> TASK OBJECTIVE: All lines that hold the string "segments" should be copied. Find them in the listing below.

> INFORMATION SUPPLIED:
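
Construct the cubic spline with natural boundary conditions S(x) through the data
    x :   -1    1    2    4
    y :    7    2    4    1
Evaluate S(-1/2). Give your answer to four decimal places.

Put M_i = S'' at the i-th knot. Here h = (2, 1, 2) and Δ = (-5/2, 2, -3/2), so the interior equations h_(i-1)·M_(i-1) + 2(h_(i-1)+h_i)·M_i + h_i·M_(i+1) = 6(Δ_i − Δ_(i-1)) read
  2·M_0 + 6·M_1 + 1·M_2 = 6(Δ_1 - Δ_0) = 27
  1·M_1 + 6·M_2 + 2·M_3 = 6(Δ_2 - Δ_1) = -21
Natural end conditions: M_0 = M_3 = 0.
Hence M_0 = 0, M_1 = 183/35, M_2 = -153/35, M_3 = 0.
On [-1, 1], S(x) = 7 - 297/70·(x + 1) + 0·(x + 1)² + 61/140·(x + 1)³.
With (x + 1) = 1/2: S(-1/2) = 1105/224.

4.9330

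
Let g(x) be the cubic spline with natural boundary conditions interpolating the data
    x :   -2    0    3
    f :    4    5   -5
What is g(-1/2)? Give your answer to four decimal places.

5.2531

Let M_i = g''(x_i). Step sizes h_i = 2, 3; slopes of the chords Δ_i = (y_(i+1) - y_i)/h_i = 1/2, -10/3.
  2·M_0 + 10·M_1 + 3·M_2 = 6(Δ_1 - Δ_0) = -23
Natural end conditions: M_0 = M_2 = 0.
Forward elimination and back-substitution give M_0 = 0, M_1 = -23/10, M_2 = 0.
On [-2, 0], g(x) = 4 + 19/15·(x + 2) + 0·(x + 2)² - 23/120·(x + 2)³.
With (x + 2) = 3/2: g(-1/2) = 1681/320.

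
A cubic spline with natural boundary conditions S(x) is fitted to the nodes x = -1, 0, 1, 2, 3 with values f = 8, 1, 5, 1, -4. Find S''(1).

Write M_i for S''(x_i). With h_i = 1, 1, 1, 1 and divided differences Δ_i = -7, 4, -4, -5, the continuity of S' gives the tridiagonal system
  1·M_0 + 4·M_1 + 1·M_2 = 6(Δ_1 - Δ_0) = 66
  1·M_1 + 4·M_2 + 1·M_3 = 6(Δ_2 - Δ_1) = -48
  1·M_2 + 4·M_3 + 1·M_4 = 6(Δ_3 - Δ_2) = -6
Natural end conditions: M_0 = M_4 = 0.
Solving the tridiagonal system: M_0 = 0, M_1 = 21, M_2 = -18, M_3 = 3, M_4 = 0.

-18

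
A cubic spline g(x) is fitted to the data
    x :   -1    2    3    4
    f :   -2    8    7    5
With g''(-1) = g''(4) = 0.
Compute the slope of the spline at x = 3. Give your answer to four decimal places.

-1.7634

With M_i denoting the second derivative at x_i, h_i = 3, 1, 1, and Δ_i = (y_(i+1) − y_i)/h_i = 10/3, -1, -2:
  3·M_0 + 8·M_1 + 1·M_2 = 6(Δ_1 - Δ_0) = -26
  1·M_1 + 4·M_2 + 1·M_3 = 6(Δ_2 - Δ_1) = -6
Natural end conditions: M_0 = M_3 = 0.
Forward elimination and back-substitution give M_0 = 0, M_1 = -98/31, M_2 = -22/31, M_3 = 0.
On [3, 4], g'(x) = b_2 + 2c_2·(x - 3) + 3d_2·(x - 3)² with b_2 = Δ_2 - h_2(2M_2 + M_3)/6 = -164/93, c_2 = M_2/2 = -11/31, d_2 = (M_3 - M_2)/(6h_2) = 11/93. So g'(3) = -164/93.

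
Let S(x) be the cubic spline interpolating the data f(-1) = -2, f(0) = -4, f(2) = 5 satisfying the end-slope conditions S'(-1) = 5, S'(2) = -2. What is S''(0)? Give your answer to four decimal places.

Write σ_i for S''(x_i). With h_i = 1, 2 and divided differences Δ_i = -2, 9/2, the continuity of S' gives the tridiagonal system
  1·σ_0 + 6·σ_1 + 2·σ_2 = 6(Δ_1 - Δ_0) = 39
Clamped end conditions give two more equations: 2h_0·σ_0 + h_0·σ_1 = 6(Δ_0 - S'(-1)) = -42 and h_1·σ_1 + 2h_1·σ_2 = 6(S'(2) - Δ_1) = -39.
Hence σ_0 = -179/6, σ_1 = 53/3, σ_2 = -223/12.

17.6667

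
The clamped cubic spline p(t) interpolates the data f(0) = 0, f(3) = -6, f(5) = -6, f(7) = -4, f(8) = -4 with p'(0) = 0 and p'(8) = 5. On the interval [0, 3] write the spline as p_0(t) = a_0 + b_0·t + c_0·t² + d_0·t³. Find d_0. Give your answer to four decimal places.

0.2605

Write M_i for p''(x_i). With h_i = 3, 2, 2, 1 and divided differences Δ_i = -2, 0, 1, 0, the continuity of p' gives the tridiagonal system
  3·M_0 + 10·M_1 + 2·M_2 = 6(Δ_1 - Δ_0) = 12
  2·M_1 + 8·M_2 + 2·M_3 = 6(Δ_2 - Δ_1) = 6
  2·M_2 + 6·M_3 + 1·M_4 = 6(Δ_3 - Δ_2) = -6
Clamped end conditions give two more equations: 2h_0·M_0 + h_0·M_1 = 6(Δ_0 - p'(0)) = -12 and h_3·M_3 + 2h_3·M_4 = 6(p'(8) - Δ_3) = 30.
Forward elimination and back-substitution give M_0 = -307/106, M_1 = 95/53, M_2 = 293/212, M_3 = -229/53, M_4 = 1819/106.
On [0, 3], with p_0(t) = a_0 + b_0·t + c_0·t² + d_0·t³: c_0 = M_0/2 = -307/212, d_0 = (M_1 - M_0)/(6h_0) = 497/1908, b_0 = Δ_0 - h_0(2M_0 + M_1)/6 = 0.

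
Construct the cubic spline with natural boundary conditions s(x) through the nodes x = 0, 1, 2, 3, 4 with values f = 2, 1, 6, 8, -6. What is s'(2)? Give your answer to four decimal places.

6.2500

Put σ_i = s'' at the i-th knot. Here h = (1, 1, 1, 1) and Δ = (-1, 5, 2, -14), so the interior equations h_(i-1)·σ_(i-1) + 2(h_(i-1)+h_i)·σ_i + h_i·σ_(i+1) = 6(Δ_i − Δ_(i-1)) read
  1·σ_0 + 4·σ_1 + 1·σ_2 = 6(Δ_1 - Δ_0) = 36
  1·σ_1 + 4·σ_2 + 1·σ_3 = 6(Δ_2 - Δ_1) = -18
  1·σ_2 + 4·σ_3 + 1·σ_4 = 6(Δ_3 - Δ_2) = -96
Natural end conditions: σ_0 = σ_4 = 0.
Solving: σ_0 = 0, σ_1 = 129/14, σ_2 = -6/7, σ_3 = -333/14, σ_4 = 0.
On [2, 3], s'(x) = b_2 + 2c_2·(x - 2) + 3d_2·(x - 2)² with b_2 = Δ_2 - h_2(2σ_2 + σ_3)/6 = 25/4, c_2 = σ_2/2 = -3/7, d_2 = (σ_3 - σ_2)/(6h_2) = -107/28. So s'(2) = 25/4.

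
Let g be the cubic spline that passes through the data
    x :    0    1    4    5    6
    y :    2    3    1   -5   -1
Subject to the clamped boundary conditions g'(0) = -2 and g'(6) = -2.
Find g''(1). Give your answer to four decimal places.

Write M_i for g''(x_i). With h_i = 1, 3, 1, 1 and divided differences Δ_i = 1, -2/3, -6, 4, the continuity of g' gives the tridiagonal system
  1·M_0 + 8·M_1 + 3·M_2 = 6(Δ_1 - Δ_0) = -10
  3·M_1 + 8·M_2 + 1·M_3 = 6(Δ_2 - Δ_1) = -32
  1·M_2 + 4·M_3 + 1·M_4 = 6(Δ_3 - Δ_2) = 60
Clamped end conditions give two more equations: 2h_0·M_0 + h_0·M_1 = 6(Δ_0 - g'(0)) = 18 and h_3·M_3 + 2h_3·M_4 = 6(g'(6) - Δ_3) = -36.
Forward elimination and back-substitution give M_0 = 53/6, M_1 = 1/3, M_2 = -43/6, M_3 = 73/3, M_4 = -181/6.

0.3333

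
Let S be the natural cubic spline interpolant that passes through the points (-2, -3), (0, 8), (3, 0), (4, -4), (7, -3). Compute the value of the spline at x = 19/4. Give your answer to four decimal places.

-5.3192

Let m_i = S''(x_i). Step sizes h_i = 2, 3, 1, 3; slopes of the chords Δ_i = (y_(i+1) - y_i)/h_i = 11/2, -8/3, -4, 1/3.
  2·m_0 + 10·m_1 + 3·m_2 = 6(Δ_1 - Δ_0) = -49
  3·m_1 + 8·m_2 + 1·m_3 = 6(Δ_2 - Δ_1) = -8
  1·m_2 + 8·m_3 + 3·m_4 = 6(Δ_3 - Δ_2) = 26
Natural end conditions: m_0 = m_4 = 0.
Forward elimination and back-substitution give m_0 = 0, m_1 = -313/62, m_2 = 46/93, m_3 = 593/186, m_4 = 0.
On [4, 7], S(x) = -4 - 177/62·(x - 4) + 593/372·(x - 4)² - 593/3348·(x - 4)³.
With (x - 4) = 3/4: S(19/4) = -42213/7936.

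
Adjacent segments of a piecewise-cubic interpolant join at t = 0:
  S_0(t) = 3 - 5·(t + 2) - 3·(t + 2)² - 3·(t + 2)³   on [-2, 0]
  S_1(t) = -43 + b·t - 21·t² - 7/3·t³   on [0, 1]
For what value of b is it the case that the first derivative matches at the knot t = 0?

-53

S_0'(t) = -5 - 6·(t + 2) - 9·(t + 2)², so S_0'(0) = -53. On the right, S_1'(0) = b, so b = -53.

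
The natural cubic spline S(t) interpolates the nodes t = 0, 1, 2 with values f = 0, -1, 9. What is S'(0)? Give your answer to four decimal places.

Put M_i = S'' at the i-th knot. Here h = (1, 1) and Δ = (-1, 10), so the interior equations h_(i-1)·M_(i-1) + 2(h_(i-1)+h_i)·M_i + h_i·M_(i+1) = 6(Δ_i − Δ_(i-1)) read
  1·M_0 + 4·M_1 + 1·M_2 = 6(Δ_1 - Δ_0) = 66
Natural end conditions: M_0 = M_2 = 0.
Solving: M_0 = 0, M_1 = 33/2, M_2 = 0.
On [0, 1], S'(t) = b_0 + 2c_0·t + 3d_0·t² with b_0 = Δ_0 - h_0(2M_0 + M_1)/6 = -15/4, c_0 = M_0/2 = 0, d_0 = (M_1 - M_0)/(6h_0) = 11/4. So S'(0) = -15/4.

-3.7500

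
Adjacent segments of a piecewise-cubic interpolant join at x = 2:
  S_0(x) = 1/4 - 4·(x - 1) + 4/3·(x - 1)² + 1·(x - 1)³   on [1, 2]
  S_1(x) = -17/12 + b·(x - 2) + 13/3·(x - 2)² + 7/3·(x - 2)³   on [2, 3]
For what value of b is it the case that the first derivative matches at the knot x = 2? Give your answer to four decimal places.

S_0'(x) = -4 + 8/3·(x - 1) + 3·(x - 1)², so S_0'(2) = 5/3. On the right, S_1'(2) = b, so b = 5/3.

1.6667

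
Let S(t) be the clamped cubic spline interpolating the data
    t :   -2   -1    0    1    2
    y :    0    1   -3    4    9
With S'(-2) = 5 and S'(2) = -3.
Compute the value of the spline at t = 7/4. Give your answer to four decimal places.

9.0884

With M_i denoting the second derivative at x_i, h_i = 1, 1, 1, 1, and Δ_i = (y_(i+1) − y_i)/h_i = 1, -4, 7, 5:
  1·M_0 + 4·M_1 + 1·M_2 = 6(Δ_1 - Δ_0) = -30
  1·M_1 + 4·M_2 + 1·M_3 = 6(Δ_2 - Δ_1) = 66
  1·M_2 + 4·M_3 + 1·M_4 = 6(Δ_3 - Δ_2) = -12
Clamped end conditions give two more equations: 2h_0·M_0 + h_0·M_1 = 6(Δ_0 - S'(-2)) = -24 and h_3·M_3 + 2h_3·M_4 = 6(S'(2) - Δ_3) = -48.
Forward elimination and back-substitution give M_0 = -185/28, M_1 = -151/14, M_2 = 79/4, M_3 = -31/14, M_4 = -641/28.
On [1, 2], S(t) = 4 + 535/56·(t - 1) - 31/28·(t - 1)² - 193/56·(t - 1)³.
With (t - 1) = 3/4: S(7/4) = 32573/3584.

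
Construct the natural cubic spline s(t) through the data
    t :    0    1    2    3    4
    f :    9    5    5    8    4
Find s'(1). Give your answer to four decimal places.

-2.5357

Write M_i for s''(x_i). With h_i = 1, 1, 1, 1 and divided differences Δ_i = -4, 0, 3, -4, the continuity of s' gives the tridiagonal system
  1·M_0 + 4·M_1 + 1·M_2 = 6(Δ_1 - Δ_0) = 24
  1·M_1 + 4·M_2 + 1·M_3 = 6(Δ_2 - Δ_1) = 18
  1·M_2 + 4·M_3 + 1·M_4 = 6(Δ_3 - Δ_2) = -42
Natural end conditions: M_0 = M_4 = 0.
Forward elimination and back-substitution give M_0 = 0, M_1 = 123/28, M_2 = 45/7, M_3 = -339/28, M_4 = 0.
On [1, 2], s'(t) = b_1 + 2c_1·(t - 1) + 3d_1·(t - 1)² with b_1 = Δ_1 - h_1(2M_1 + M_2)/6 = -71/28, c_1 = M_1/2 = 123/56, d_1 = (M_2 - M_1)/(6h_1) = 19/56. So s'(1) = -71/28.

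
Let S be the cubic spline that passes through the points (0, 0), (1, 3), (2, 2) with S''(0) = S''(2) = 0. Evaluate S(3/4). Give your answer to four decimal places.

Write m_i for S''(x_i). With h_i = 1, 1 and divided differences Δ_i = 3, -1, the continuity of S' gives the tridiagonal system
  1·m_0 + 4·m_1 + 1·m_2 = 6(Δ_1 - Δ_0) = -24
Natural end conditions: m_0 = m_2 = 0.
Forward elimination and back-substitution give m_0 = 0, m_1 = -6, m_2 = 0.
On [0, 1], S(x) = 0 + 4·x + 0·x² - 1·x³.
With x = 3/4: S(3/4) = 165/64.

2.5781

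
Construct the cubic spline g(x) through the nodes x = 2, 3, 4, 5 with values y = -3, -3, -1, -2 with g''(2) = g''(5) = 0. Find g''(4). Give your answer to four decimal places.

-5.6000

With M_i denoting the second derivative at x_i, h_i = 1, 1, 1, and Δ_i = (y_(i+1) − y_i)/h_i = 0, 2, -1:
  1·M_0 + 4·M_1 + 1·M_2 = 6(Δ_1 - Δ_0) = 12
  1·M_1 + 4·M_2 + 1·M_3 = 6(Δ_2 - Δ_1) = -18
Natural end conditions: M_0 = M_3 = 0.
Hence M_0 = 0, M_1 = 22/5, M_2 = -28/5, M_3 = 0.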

> EXERCISE RESULT:
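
Adjacent segments of a piecewise-cubic interpolant join at t = 0:
Adjacent segments of a piecewise-cubic interpolant join at x = 2: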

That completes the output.